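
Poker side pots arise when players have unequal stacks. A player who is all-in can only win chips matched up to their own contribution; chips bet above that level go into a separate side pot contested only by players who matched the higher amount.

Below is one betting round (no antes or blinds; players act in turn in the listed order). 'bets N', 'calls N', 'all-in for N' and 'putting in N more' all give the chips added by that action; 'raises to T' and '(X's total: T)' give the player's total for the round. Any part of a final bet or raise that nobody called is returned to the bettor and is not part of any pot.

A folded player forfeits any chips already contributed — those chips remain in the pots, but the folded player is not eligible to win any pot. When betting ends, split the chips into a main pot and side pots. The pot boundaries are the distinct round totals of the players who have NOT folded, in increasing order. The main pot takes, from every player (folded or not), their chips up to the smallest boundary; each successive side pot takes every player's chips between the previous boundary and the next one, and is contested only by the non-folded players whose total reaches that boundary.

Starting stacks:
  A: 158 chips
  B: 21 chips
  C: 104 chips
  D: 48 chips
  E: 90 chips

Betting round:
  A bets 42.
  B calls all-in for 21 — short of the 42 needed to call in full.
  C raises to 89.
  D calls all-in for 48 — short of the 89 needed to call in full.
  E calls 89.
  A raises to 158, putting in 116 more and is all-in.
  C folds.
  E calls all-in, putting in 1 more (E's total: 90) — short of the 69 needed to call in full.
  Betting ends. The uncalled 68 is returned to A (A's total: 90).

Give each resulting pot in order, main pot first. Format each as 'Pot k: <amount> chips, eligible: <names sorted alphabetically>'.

Contributions (after 68 returned to A): A=90, B=21, C=89, D=48, E=90
Folded: C
Pot levels (distinct totals of non-folded players): 21, 48, 90
Layer 1-21: 21 each from A, B, C, D, E = 21*5 = 105 chips; eligible A, B, D, E
Layer 22-48: 27 each from A, C, D, E = 27*4 = 108 chips; eligible A, D, E
Layer 49-90: A 42 + C 41 + E 42 = 125 chips; eligible A, E

Pot 1: 105 chips, eligible: A, B, D, E
Pot 2: 108 chips, eligible: A, D, E
Pot 3: 125 chips, eligible: A, E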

====

| Problem statement |
Lines from the top of the data above through the line with "Below is one", both ends included: copy them exactly, nothing more.

| Answer area |
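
Poker side pots arise when players have unequal stacks. A player who is all-in can only win chips matched up to their own contribution; chips bet above that level go into a separate side pot contested only by players who matched the higher amount.

Below is one betting round (no antes or blinds; players act in turn in the listed order). 'bets N', 'calls N', 'all-in for N' and 'putting in N more' all give the chips added by that action; 'raises to T' and '(X's total: T)' give the player's total for the round. Any part of a final bet or raise that nobody called is returned to the bettor and is not part of any pot.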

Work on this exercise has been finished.